=== EXERCISE PROMPT ===
Restate all the data word for word, leaving nothing out.

=== INFORMATION PROVIDED ===
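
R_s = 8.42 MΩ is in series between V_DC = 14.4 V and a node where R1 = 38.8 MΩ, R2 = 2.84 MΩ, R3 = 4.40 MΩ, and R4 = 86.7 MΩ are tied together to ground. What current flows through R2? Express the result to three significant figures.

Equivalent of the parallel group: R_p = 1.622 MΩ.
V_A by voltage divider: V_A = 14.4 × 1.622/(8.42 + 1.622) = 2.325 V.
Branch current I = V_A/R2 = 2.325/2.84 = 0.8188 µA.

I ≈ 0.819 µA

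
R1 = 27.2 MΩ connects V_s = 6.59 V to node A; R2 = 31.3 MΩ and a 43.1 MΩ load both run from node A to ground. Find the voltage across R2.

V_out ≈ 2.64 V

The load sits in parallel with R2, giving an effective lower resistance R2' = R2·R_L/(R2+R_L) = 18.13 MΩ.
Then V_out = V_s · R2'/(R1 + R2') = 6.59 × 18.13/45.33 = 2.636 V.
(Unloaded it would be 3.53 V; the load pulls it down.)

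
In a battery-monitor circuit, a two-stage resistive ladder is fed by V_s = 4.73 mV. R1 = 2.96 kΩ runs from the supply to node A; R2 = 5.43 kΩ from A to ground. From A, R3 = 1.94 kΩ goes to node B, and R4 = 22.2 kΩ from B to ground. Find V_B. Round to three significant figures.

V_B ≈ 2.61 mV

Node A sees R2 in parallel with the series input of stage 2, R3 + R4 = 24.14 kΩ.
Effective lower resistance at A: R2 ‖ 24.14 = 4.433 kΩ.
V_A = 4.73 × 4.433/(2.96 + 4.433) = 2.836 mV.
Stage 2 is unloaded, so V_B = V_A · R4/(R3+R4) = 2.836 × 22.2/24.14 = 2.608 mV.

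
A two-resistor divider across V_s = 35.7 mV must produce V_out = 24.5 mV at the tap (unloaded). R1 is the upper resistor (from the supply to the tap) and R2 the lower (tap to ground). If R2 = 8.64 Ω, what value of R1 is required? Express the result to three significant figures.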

=== SOLUTION FOR THIS PROBLEM ===
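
R_s = 8.42 MΩ is in series between V_DC = 14.4 V and a node where R1 = 38.8 MΩ, R2 = 2.84 MΩ, R3 = 4.40 MΩ, and R4 = 86.7 MΩ are tied together to ground. What current flows through R2? Express the result to three significant figures.

Equivalent of the parallel group: R_p = 1.622 MΩ.
V_A by voltage divider: V_A = 14.4 × 1.622/(8.42 + 1.622) = 2.325 V.
Branch current I = V_A/R2 = 2.325/2.84 = 0.8188 µA.

I ≈ 0.819 µA

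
R1 = 27.2 MΩ connects V_s = 6.59 V to node A; R2 = 31.3 MΩ and a 43.1 MΩ load both run from node A to ground. Find the voltage across R2.

V_out ≈ 2.64 V

The load sits in parallel with R2, giving an effective lower resistance R2' = R2·R_L/(R2+R_L) = 18.13 MΩ.
Then V_out = V_s · R2'/(R1 + R2') = 6.59 × 18.13/45.33 = 2.636 V.
(Unloaded it would be 3.53 V; the load pulls it down.)

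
In a battery-monitor circuit, a two-stage resistive ladder is fed by V_s = 4.73 mV. R1 = 2.96 kΩ runs from the supply to node A; R2 = 5.43 kΩ from A to ground. From A, R3 = 1.94 kΩ goes to node B, and R4 = 22.2 kΩ from B to ground. Find V_B. Round to three significant figures.

V_B ≈ 2.61 mV

Node A sees R2 in parallel with the series input of stage 2, R3 + R4 = 24.14 kΩ.
Effective lower resistance at A: R2 ‖ 24.14 = 4.433 kΩ.
V_A = 4.73 × 4.433/(2.96 + 4.433) = 2.836 mV.
Stage 2 is unloaded, so V_B = V_A · R4/(R3+R4) = 2.836 × 22.2/24.14 = 2.608 mV.

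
A two-resistor divider across V_s = 35.7 mV must produce V_out = 24.5 mV at the tap (unloaded). R1 is the upper resistor (from the supply to the tap) and R2 the lower (tap to ground). If R2 = 8.64 Ω, what value of R1 is required? Express the result to three significant figures.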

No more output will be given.